• Directions: The response should contain every entry, reproduced exactly.

--------

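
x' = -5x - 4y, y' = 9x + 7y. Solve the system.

Coefficient matrix A = [[-5, -4], [9, 7]].
Characteristic polynomial det(A - λI) = λ^2 - 2λ + 1 = 0.
Single eigenvalue λ = 1 with algebraic multiplicity 2.
Eigenvector v = (2,-3); generalized eigenvector w with (A-λI)w=v is (-1,1).
General solution: e^(t)[K_1·v + K_2·(t·v + w)].

x(t) = 2K_1e^(t) + 2K_2te^(t) - K_2e^(t), y(t) = -3K_1e^(t) - 3K_2te^(t) + K_2e^(t)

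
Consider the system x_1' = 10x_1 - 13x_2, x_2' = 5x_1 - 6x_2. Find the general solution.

Coefficient matrix A = [[10, -13], [5, -6]].
Characteristic polynomial det(A - λI) = λ^2 - 4λ + 5 = 0.
Eigenvalues λ = 2 ± i (complex conjugate pair).
For λ=2+i: an eigenvector is (-2,-1) - i(-3,-2) = (-2 + 3i, -1 + 2i).
A real fundamental pair from Re and Im of e^((2+i)t)v: X_1 = e^(2t)(cos(t)·(-2,-1) + sin(t)·(-3,-2)), X_2 = e^(2t)(sin(t)·(-2,-1) - cos(t)·(-3,-2)).
General solution: C_1X_1 + C_2X_2.

x_1(t) = -3C_1e^(2t)sin(t) - 2C_1e^(2t)cos(t) - 2C_2e^(2t)sin(t) + 3C_2e^(2t)cos(t), x_2(t) = -2C_1e^(2t)sin(t) - C_1e^(2t)cos(t) - C_2e^(2t)sin(t) + 2C_2e^(2t)cos(t)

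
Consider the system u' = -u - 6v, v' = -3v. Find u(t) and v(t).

u(t) = -c_1e^(-t) - 3c_2e^(-3t), v(t) = -c_2e^(-3t)

Coefficient matrix A = [[-1, -6], [0, -3]].
Characteristic polynomial det(A - λI) = λ^2 + 4λ + 3 = 0.
Eigenvalues λ = -1, -3.
For λ=-1: (A-λI) row 1 is [0, -6], so an eigenvector is (-1, 0).
For λ=-3: (A-λI) row 1 is [2, -6], so an eigenvector is (-3, -1).
General solution: c_1e^(-t)(-1,0) + c_2e^(-3t)(-3,-1).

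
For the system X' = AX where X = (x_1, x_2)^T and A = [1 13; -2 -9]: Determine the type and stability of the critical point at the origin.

stable spiral

A = [[1,13],[-2,-9]]; det(A-λI) = λ^2 + 8λ + 17.
λ = -4 ± i: negative real part.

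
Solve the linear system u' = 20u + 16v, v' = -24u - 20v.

u(t) = -2C_1e^(-4t) + C_2e^(4t), v(t) = 3C_1e^(-4t) - C_2e^(4t)

Coefficient matrix A = [[20, 16], [-24, -20]].
Characteristic polynomial det(A - λI) = λ^2 - 16 = 0.
Eigenvalues λ = -4, 4.
For λ=-4: (A-λI) row 1 is [24, 16], so an eigenvector is (-2, 3).
For λ=4: (A-λI) row 1 is [16, 16], so an eigenvector is (1, -1).
General solution: C_1e^(-4t)(-2,3) + C_2e^(4t)(1,-1).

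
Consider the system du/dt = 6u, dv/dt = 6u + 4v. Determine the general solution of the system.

Coefficient matrix A = [[6, 0], [6, 4]].
Characteristic polynomial det(A - λI) = λ^2 - 10λ + 24 = 0.
Eigenvalues λ = 4, 6.
For λ=4: (A-λI) row 1 is [2, 0], so an eigenvector is (0, -1).
For λ=6: (A-λI) row 2 is [6, -2], so an eigenvector is (-1, -3).
General solution: K_1e^(4t)(0,-1) + K_2e^(6t)(-1,-3).

u(t) = -K_2e^(6t), v(t) = -K_1e^(4t) - 3K_2e^(6t)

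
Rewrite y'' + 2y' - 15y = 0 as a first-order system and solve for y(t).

Let x_1 = y, x_2 = y'. Then x_1' = x_2 and x_2' = 15x_1 - 2x_2.
A = [[0,1],[15,-2]]; det(A-λI) = λ^2 + 2λ - 15.
Eigenvalues λ = 3, -5 with eigenvectors (1,3), (1,-5).

y(t) = c_1e^(3t) + c_2e^(-5t)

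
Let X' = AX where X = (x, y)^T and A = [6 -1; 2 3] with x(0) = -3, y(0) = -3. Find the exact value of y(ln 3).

-729

A = [[6,-1],[2,3]]; eigenvalues λ = 4, 5.
Eigenvectors: (1,2) for λ=4, (1,1) for λ=5.
From the initial condition, c_1 = 0, c_2 = -3.
y(ln 3) = (0)(3^4)(2) + (-3)(3^5)(1) = -729.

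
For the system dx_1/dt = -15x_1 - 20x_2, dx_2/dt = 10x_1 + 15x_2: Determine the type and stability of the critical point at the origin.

saddle

A = [[-15,-20],[10,15]]; det(A-λI) = λ^2 - 25.
λ = 5, -5: opposite signs.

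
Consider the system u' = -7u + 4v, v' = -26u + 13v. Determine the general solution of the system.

u(t) = -C_1e^(3t)sin(2t) + C_1e^(3t)cos(2t) + C_2e^(3t)sin(2t) + C_2e^(3t)cos(2t), v(t) = -3C_1e^(3t)sin(2t) + 2C_1e^(3t)cos(2t) + 2C_2e^(3t)sin(2t) + 3C_2e^(3t)cos(2t)

Coefficient matrix A = [[-7, 4], [-26, 13]].
Characteristic polynomial det(A - λI) = λ^2 - 6λ + 13 = 0.
Eigenvalues λ = 3 ± 2i (complex conjugate pair).
For λ=3+2i: an eigenvector is (1,2) - i(-1,-3) = (1 + i, 2 + 3i).
A real fundamental pair from Re and Im of e^((3+2i)t)v: X_1 = e^(3t)(cos(2t)·(1,2) + sin(2t)·(-1,-3)), X_2 = e^(3t)(sin(2t)·(1,2) - cos(2t)·(-1,-3)).
General solution: C_1X_1 + C_2X_2.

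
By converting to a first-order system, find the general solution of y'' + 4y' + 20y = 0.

Let x_1 = y, x_2 = y'. Then x_1' = x_2 and x_2' = -20x_1 - 4x_2.
A = [[0,1],[-20,-4]]; det(A-λI) = λ^2 + 4λ + 20.
Eigenvalues λ = -2 ± 4i.

y(t) = c_1e^(-2t)cos(4t) + c_2e^(-2t)sin(4t)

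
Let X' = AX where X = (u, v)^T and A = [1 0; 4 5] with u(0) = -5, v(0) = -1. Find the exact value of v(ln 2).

-182

A = [[1,0],[4,5]]; eigenvalues λ = 5, 1.
Eigenvectors: (0,1) for λ=5, (-1,1) for λ=1.
From the initial condition, c_1 = -6, c_2 = 5.
v(ln 2) = (-6)(2^5)(1) + (5)(2^1)(1) = -182.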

--------

• Written response:
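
x' = -5x - 4y, y' = 9x + 7y. Solve the system.

Coefficient matrix A = [[-5, -4], [9, 7]].
Characteristic polynomial det(A - λI) = λ^2 - 2λ + 1 = 0.
Single eigenvalue λ = 1 with algebraic multiplicity 2.
Eigenvector v = (2,-3); generalized eigenvector w with (A-λI)w=v is (-1,1).
General solution: e^(t)[K_1·v + K_2·(t·v + w)].

x(t) = 2K_1e^(t) + 2K_2te^(t) - K_2e^(t), y(t) = -3K_1e^(t) - 3K_2te^(t) + K_2e^(t)

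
Consider the system x_1' = 10x_1 - 13x_2, x_2' = 5x_1 - 6x_2. Find the general solution.

Coefficient matrix A = [[10, -13], [5, -6]].
Characteristic polynomial det(A - λI) = λ^2 - 4λ + 5 = 0.
Eigenvalues λ = 2 ± i (complex conjugate pair).
For λ=2+i: an eigenvector is (-2,-1) - i(-3,-2) = (-2 + 3i, -1 + 2i).
A real fundamental pair from Re and Im of e^((2+i)t)v: X_1 = e^(2t)(cos(t)·(-2,-1) + sin(t)·(-3,-2)), X_2 = e^(2t)(sin(t)·(-2,-1) - cos(t)·(-3,-2)).
General solution: C_1X_1 + C_2X_2.

x_1(t) = -3C_1e^(2t)sin(t) - 2C_1e^(2t)cos(t) - 2C_2e^(2t)sin(t) + 3C_2e^(2t)cos(t), x_2(t) = -2C_1e^(2t)sin(t) - C_1e^(2t)cos(t) - C_2e^(2t)sin(t) + 2C_2e^(2t)cos(t)

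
Consider the system u' = -u - 6v, v' = -3v. Find u(t) and v(t).

u(t) = -c_1e^(-t) - 3c_2e^(-3t), v(t) = -c_2e^(-3t)

Coefficient matrix A = [[-1, -6], [0, -3]].
Characteristic polynomial det(A - λI) = λ^2 + 4λ + 3 = 0.
Eigenvalues λ = -1, -3.
For λ=-1: (A-λI) row 1 is [0, -6], so an eigenvector is (-1, 0).
For λ=-3: (A-λI) row 1 is [2, -6], so an eigenvector is (-3, -1).
General solution: c_1e^(-t)(-1,0) + c_2e^(-3t)(-3,-1).

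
For the system X' = AX where X = (x_1, x_2)^T and A = [1 13; -2 -9]: Determine the type and stability of the critical point at the origin.

stable spiral

A = [[1,13],[-2,-9]]; det(A-λI) = λ^2 + 8λ + 17.
λ = -4 ± i: negative real part.

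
Solve the linear system u' = 20u + 16v, v' = -24u - 20v.

u(t) = -2C_1e^(-4t) + C_2e^(4t), v(t) = 3C_1e^(-4t) - C_2e^(4t)

Coefficient matrix A = [[20, 16], [-24, -20]].
Characteristic polynomial det(A - λI) = λ^2 - 16 = 0.
Eigenvalues λ = -4, 4.
For λ=-4: (A-λI) row 1 is [24, 16], so an eigenvector is (-2, 3).
For λ=4: (A-λI) row 1 is [16, 16], so an eigenvector is (1, -1).
General solution: C_1e^(-4t)(-2,3) + C_2e^(4t)(1,-1).

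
Consider the system du/dt = 6u, dv/dt = 6u + 4v. Determine the general solution of the system.

Coefficient matrix A = [[6, 0], [6, 4]].
Characteristic polynomial det(A - λI) = λ^2 - 10λ + 24 = 0.
Eigenvalues λ = 4, 6.
For λ=4: (A-λI) row 1 is [2, 0], so an eigenvector is (0, -1).
For λ=6: (A-λI) row 2 is [6, -2], so an eigenvector is (-1, -3).
General solution: K_1e^(4t)(0,-1) + K_2e^(6t)(-1,-3).

u(t) = -K_2e^(6t), v(t) = -K_1e^(4t) - 3K_2e^(6t)

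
Rewrite y'' + 2y' - 15y = 0 as a first-order system and solve for y(t).

Let x_1 = y, x_2 = y'. Then x_1' = x_2 and x_2' = 15x_1 - 2x_2.
A = [[0,1],[15,-2]]; det(A-λI) = λ^2 + 2λ - 15.
Eigenvalues λ = 3, -5 with eigenvectors (1,3), (1,-5).

y(t) = c_1e^(3t) + c_2e^(-5t)

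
Let X' = AX where X = (x, y)^T and A = [6 -1; 2 3] with x(0) = -3, y(0) = -3. Find the exact value of y(ln 3).

-729

A = [[6,-1],[2,3]]; eigenvalues λ = 4, 5.
Eigenvectors: (1,2) for λ=4, (1,1) for λ=5.
From the initial condition, c_1 = 0, c_2 = -3.
y(ln 3) = (0)(3^4)(2) + (-3)(3^5)(1) = -729.

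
For the system dx_1/dt = -15x_1 - 20x_2, dx_2/dt = 10x_1 + 15x_2: Determine the type and stability of the critical point at the origin.

saddle

A = [[-15,-20],[10,15]]; det(A-λI) = λ^2 - 25.
λ = 5, -5: opposite signs.

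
Consider the system u' = -7u + 4v, v' = -26u + 13v. Determine the general solution of the system.

u(t) = -C_1e^(3t)sin(2t) + C_1e^(3t)cos(2t) + C_2e^(3t)sin(2t) + C_2e^(3t)cos(2t), v(t) = -3C_1e^(3t)sin(2t) + 2C_1e^(3t)cos(2t) + 2C_2e^(3t)sin(2t) + 3C_2e^(3t)cos(2t)

Coefficient matrix A = [[-7, 4], [-26, 13]].
Characteristic polynomial det(A - λI) = λ^2 - 6λ + 13 = 0.
Eigenvalues λ = 3 ± 2i (complex conjugate pair).
For λ=3+2i: an eigenvector is (1,2) - i(-1,-3) = (1 + i, 2 + 3i).
A real fundamental pair from Re and Im of e^((3+2i)t)v: X_1 = e^(3t)(cos(2t)·(1,2) + sin(2t)·(-1,-3)), X_2 = e^(3t)(sin(2t)·(1,2) - cos(2t)·(-1,-3)).
General solution: C_1X_1 + C_2X_2.

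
By converting to a first-order system, find the general solution of y'' + 4y' + 20y = 0.

Let x_1 = y, x_2 = y'. Then x_1' = x_2 and x_2' = -20x_1 - 4x_2.
A = [[0,1],[-20,-4]]; det(A-λI) = λ^2 + 4λ + 20.
Eigenvalues λ = -2 ± 4i.

y(t) = c_1e^(-2t)cos(4t) + c_2e^(-2t)sin(4t)

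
Let X' = AX where X = (u, v)^T and A = [1 0; 4 5] with u(0) = -5, v(0) = -1. Find the exact value of v(ln 2).

-182

A = [[1,0],[4,5]]; eigenvalues λ = 5, 1.
Eigenvectors: (0,1) for λ=5, (-1,1) for λ=1.
From the initial condition, c_1 = -6, c_2 = 5.
v(ln 2) = (-6)(2^5)(1) + (5)(2^1)(1) = -182.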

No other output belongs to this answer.